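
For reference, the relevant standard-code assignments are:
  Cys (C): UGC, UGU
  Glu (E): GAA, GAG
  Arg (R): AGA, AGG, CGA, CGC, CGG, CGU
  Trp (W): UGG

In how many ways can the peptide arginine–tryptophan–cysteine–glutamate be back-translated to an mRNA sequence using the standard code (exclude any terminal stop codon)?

24

Arg: 6 codons.
Trp: 1 codon.
Cys: 2 codons.
Glu: 2 codons.
6 × 1 × 2 × 2 = 24.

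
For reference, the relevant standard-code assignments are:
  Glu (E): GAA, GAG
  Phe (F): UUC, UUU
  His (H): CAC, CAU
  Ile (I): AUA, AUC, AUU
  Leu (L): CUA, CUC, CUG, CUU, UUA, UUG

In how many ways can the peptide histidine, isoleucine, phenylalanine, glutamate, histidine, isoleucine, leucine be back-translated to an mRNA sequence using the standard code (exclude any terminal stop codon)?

His: 2 codons.
Ile: 3 codons.
Phe: 2 codons.
Glu: 2 codons.
His: 2 codons.
Ile: 3 codons.
Leu: 6 codons.
2 × 3 × 2 × 2 × 2 × 3 × 6 = 864.

864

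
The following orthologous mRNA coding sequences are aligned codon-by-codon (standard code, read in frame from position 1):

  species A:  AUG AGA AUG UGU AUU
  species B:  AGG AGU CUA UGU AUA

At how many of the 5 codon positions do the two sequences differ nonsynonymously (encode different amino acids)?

Codon 1: AUG Met / AGG Arg — nonsynonymous.
Codon 2: AGA Arg / AGU Ser — nonsynonymous.
Codon 3: AUG Met / CUA Leu — nonsynonymous.
Codon 4: UGU Cys / UGU Cys — identical.
Codon 5: AUU Ile / AUA Ile — synonymous.
Nonsynonymous differences: 3.

3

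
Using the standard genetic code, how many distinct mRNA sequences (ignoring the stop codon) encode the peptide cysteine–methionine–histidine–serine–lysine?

Cys: 2 codons.
Met: 1 codon.
His: 2 codons.
Ser: 6 codons.
Lys: 2 codons.
2 × 1 × 2 × 6 × 2 = 48.

48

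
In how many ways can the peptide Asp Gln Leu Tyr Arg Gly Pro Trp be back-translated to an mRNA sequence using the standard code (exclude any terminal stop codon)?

4608

Asp: 2 codons.
Gln: 2 codons.
Leu: 6 codons.
Tyr: 2 codons.
Arg: 6 codons.
Gly: 4 codons.
Pro: 4 codons.
Trp: 1 codon.
2 × 2 × 6 × 2 × 6 × 4 × 4 × 1 = 4608.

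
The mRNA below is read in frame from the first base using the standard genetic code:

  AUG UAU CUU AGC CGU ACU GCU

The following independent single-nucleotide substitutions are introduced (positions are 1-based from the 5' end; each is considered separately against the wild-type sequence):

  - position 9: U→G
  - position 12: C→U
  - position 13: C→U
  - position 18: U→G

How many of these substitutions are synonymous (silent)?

3

Codon 3: CUU (Leu) → CUG (Leu) — synonymous.
Codon 4: AGC (Ser) → AGU (Ser) — synonymous.
Codon 5: CGU (Arg) → UGU (Cys) — missense.
Codon 6: ACU (Thr) → ACG (Thr) — synonymous.
Synonymous: 3 of 4.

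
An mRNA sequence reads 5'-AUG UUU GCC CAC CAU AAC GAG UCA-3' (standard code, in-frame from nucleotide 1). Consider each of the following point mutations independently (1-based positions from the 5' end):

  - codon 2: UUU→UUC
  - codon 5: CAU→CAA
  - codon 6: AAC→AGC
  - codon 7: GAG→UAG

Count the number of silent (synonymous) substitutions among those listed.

1

Codon 2: UUU (Phe) → UUC (Phe) — synonymous.
Codon 5: CAU (His) → CAA (Gln) — missense.
Codon 6: AAC (Asn) → AGC (Ser) — missense.
Codon 7: GAG (Glu) → UAG (Stop) — nonsense.
Synonymous: 1 of 4.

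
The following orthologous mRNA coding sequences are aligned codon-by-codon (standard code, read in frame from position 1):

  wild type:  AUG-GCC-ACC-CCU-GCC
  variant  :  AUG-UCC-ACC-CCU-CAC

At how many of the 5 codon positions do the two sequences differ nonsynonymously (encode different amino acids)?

Codon 1: AUG Met / AUG Met — identical.
Codon 2: GCC Ala / UCC Ser — nonsynonymous.
Codon 3: ACC Thr / ACC Thr — identical.
Codon 4: CCU Pro / CCU Pro — identical.
Codon 5: GCC Ala / CAC His — nonsynonymous.
Nonsynonymous differences: 2.

2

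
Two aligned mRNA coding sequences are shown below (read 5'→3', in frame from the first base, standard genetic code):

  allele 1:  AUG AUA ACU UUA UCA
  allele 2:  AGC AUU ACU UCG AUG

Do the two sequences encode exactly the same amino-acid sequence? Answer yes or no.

no

Codon 1: AUG Met / AGC Ser — nonsynonymous.
Codon 2: AUA Ile / AUU Ile — synonymous.
Codon 3: ACU Thr / ACU Thr — identical.
Codon 4: UUA Leu / UCG Ser — nonsynonymous.
Codon 5: UCA Ser / AUG Met — nonsynonymous.
Nonsynonymous differences: 3 → different protein.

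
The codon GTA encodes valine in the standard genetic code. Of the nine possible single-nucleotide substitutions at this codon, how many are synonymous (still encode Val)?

Position 1: none → 0 synonymous.
Position 2: none → 0 synonymous.
Position 3: GTT, GTC, GTG → 3 synonymous.
Total: 0 + 0 + 3 = 3.

3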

_Task to carry out:_
Look over the material above and report each line holding "from".

_Final answer:_
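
The following orthologous mRNA coding sequences are aligned codon-by-codon (standard code, read in frame from position 1):
The mRNA below is read in frame from the first base using the standard genetic code:
The following independent single-nucleotide substitutions are introduced (positions are 1-based from the 5' end; each is considered separately against the wild-type sequence):
An mRNA sequence reads 5'-AUG UUU GCC CAC CAU AAC GAG UCA-3' (standard code, in-frame from nucleotide 1). Consider each of the following point mutations independently (1-based positions from the 5' end):
The following orthologous mRNA coding sequences are aligned codon-by-codon (standard code, read in frame from position 1):
Two aligned mRNA coding sequences are shown below (read 5'→3', in frame from the first base, standard genetic code):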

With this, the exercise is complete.